Take every line from the entries below that includes the word "Initial" and copy it.

[Start of section]

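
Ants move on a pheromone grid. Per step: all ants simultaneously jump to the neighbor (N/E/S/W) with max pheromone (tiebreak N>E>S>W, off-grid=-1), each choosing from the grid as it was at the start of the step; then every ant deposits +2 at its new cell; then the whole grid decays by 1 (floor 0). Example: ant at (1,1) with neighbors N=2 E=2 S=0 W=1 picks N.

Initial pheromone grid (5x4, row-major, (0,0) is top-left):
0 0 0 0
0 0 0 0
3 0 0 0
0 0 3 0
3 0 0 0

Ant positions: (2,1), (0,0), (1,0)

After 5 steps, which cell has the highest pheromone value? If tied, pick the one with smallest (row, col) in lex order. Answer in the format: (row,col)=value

Step 1: ant0:(2,1)->W->(2,0) | ant1:(0,0)->E->(0,1) | ant2:(1,0)->S->(2,0)
  grid max=6 at (2,0)
Step 2: ant0:(2,0)->N->(1,0) | ant1:(0,1)->E->(0,2) | ant2:(2,0)->N->(1,0)
  grid max=5 at (2,0)
Step 3: ant0:(1,0)->S->(2,0) | ant1:(0,2)->E->(0,3) | ant2:(1,0)->S->(2,0)
  grid max=8 at (2,0)
Step 4: ant0:(2,0)->N->(1,0) | ant1:(0,3)->S->(1,3) | ant2:(2,0)->N->(1,0)
  grid max=7 at (2,0)
Step 5: ant0:(1,0)->S->(2,0) | ant1:(1,3)->N->(0,3) | ant2:(1,0)->S->(2,0)
  grid max=10 at (2,0)
Final grid:
  0 0 0 1
  4 0 0 0
  10 0 0 0
  0 0 0 0
  0 0 0 0
Max pheromone 10 at (2,0)

Answer: (2,0)=10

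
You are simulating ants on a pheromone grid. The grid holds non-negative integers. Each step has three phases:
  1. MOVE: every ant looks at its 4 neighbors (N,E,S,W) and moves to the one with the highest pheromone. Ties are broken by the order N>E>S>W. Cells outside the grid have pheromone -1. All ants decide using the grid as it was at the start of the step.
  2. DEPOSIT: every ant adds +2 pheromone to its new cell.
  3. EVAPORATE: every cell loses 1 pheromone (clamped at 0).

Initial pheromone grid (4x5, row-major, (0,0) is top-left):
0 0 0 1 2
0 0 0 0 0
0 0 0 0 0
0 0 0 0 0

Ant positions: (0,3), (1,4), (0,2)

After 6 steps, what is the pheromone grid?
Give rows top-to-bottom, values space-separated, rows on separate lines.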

[End of section]

Task solution:
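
Initial pheromone grid (5x4, row-major, (0,0) is top-left):
Initial pheromone grid (4x5, row-major, (0,0) is top-left):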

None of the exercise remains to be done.